▶ _Action item_:
Copy all lines containing the string "encapsulation" from the records below.

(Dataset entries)

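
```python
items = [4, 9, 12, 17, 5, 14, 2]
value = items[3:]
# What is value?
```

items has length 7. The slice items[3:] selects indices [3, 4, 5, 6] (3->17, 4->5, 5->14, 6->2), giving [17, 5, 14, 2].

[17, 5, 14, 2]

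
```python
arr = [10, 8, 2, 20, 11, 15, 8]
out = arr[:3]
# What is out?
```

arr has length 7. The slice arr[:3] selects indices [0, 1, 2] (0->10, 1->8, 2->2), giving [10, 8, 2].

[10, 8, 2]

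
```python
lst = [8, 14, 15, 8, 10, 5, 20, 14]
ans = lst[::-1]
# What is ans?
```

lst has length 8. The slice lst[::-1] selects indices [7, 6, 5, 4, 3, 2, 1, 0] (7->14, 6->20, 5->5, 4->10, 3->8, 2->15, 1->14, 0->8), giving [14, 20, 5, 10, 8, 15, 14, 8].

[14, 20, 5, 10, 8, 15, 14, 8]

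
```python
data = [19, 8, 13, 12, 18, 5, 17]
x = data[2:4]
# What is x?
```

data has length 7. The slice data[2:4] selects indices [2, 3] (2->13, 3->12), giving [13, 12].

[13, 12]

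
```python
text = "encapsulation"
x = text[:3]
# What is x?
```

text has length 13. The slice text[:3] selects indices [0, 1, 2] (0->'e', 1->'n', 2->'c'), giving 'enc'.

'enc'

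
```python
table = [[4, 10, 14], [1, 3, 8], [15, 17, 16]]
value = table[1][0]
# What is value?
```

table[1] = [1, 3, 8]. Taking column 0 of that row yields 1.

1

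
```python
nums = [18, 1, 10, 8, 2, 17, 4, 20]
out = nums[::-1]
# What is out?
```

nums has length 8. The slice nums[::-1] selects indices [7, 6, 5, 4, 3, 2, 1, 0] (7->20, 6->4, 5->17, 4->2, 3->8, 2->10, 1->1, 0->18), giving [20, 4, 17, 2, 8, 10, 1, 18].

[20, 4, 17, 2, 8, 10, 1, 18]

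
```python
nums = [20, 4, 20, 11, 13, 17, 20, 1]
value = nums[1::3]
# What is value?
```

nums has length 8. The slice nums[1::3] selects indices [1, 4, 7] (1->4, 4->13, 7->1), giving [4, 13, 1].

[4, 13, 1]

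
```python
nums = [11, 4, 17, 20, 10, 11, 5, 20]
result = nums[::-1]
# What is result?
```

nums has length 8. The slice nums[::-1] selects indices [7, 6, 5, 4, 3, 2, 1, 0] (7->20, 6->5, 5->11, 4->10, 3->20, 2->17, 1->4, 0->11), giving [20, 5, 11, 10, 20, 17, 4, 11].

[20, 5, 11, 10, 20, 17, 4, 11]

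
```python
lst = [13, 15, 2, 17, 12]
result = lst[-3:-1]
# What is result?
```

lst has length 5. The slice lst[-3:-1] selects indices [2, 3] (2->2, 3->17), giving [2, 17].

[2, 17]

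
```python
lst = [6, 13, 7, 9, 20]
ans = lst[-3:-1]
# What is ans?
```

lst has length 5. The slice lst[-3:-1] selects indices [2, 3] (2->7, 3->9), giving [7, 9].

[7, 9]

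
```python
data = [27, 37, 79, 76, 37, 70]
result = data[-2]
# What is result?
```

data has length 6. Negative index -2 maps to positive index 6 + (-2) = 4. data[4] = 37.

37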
* * *
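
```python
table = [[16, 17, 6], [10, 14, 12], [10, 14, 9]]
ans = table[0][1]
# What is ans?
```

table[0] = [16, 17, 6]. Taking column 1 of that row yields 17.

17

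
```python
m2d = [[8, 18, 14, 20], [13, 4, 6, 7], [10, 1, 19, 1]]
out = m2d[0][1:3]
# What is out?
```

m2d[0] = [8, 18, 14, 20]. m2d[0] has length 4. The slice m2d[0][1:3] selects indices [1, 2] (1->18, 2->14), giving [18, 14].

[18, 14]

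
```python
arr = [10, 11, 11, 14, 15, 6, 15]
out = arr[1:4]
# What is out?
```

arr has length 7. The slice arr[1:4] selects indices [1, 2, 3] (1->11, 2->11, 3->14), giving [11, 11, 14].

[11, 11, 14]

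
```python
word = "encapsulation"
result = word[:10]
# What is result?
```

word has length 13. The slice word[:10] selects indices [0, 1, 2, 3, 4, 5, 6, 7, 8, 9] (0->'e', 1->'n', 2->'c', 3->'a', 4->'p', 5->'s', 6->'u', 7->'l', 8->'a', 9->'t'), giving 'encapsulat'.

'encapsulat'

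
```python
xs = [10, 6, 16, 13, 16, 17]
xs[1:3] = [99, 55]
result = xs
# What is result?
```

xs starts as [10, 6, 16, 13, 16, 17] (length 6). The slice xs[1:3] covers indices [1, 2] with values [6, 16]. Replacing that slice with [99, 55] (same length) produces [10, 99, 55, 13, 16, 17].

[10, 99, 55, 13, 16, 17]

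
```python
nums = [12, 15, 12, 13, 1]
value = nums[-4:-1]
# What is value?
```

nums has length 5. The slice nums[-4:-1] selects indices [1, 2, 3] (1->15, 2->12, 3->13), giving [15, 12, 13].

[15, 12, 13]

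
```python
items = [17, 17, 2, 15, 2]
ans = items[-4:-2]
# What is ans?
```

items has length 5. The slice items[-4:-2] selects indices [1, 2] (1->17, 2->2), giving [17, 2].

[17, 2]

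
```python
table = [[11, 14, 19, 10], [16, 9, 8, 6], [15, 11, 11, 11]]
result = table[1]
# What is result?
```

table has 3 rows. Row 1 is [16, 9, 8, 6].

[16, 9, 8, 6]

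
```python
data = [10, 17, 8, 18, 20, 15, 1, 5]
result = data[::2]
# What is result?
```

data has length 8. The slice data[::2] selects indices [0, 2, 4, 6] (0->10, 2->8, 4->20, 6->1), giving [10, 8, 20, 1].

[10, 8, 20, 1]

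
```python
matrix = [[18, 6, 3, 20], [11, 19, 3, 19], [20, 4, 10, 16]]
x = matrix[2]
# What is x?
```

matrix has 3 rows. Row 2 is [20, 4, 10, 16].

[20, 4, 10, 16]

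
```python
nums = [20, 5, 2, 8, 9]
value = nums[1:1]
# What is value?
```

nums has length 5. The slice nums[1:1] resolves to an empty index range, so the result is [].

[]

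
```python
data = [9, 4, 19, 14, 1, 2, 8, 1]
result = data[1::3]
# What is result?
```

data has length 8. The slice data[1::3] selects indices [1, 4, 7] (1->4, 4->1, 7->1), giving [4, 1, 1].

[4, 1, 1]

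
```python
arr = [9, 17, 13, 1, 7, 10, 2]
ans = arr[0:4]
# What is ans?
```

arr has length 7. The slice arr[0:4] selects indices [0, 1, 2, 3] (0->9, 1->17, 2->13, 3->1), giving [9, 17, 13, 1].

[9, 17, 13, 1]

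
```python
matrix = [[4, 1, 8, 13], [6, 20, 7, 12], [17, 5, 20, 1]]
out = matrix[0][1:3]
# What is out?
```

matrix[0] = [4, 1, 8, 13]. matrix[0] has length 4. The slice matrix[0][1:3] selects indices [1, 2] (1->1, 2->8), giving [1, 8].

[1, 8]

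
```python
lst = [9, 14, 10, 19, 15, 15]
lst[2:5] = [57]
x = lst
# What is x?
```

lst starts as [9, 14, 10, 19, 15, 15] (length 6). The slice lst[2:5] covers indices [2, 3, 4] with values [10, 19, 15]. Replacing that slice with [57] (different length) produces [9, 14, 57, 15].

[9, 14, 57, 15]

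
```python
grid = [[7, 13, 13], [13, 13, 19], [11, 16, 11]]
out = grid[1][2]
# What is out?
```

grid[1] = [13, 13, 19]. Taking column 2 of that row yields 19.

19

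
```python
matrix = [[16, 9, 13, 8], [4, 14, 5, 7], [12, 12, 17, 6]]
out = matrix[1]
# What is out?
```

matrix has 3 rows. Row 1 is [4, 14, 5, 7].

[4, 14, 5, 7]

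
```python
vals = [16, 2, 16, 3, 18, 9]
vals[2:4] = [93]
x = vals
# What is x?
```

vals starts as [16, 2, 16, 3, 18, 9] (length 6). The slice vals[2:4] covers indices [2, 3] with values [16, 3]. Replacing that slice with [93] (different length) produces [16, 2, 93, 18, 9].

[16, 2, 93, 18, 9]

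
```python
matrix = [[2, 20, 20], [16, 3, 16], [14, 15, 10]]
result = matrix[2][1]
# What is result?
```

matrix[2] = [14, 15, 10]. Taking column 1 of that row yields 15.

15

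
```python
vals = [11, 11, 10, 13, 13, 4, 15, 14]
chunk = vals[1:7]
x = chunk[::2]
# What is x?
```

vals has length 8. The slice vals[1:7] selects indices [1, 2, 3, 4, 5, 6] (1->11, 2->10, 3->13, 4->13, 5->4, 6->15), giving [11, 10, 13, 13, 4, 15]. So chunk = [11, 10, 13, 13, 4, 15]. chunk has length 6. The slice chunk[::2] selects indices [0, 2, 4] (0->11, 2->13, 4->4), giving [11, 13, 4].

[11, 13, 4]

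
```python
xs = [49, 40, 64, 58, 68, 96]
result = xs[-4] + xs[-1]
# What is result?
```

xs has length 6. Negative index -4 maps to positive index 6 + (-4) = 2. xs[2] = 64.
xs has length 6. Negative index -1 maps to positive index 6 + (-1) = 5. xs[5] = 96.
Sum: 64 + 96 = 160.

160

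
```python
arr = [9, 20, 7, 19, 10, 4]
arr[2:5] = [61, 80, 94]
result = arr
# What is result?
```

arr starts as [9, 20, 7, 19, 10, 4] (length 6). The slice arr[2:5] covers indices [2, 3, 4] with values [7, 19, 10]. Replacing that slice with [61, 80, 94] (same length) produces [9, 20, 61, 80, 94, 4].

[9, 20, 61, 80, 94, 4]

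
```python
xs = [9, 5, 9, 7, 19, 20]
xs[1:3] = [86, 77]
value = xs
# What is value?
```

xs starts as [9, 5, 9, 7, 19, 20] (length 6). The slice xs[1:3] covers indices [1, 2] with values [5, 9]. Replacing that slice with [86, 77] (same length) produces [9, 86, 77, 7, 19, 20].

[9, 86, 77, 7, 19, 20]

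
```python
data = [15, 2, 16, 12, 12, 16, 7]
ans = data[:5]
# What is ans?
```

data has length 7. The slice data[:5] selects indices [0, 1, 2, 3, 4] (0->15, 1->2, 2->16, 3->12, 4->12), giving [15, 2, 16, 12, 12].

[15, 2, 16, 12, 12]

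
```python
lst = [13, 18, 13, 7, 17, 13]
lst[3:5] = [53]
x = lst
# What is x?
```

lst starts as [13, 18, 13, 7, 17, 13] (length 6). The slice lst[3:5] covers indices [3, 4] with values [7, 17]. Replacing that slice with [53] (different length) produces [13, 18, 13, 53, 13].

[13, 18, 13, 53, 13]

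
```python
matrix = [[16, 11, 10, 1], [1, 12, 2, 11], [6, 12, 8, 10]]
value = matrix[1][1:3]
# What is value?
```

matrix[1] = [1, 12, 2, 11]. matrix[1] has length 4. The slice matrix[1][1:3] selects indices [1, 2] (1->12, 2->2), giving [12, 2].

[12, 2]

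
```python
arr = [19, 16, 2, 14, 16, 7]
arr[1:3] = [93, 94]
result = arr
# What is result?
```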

▶ _Exercise answer_:
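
text = "encapsulation"
word = "encapsulation"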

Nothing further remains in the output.